(HOW TO COMPLETE THIS TASK)
The answer must consist of each line of the records below that contains the string "standard".

= = =

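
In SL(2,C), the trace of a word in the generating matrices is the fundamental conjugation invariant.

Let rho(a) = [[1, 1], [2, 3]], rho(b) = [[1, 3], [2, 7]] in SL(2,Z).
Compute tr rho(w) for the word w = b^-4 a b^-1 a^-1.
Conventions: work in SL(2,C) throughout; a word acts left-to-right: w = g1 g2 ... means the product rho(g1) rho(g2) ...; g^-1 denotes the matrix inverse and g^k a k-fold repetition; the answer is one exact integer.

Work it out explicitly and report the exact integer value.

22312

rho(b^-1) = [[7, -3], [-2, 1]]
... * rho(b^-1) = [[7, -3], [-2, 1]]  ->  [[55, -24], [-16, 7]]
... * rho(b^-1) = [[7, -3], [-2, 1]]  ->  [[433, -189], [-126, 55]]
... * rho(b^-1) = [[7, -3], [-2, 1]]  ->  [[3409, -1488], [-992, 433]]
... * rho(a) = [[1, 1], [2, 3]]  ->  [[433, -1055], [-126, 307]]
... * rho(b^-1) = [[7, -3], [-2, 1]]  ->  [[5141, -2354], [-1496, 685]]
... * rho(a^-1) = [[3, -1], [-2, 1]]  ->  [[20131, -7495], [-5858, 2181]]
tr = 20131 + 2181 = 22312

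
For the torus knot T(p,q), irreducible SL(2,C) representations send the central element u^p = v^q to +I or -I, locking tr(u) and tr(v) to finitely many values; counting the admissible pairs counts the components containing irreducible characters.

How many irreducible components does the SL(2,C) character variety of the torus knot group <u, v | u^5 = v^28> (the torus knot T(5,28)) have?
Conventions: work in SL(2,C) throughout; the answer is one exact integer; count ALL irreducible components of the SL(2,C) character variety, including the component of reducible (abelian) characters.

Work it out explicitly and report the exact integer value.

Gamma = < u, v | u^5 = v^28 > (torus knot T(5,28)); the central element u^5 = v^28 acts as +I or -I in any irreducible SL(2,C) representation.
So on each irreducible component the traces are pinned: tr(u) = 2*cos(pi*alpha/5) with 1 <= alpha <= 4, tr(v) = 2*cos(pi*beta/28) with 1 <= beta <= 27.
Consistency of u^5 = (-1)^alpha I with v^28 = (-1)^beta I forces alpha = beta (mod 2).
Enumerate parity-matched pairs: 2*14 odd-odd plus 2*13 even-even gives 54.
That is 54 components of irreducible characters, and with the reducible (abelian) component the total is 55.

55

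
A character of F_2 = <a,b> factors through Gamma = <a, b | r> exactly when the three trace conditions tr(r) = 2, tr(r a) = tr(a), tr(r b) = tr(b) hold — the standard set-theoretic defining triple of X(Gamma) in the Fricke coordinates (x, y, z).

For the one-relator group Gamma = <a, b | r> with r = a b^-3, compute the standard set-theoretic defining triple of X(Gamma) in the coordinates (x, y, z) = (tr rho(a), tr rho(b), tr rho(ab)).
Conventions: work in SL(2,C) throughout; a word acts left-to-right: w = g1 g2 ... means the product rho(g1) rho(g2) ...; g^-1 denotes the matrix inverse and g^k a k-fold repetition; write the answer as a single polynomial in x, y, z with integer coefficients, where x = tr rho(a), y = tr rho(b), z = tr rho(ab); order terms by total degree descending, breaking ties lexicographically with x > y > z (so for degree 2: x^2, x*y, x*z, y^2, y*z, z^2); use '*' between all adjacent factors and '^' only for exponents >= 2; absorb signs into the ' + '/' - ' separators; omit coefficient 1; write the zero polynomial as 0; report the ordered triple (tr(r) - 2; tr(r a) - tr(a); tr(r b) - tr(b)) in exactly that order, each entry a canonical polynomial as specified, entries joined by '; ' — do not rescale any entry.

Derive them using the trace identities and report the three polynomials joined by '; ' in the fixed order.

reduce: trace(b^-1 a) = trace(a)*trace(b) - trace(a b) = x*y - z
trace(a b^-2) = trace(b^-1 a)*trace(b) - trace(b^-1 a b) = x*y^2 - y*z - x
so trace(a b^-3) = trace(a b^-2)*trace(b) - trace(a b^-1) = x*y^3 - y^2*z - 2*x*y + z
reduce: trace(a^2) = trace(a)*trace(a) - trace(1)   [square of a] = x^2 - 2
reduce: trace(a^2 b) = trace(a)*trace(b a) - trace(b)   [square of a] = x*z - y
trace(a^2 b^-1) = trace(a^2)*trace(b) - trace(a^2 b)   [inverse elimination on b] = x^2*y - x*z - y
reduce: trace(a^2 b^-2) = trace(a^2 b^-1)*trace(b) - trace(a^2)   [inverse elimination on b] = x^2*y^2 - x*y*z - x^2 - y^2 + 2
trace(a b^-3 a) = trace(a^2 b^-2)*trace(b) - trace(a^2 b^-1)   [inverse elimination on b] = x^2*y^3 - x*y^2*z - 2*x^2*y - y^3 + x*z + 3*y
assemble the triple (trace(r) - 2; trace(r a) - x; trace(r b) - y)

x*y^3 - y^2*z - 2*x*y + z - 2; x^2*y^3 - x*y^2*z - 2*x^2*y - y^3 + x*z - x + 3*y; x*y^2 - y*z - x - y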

= = =

(EXERCISE OUTPUT)
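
A character of F_2 = <a,b> factors through Gamma = <a, b | r> exactly when the three trace conditions tr(r) = 2, tr(r a) = tr(a), tr(r b) = tr(b) hold — the standard set-theoretic defining triple of X(Gamma) in the Fricke coordinates (x, y, z).
For the one-relator group Gamma = <a, b | r> with r = a b^-3, compute the standard set-theoretic defining triple of X(Gamma) in the coordinates (x, y, z) = (tr rho(a), tr rho(b), tr rho(ab)).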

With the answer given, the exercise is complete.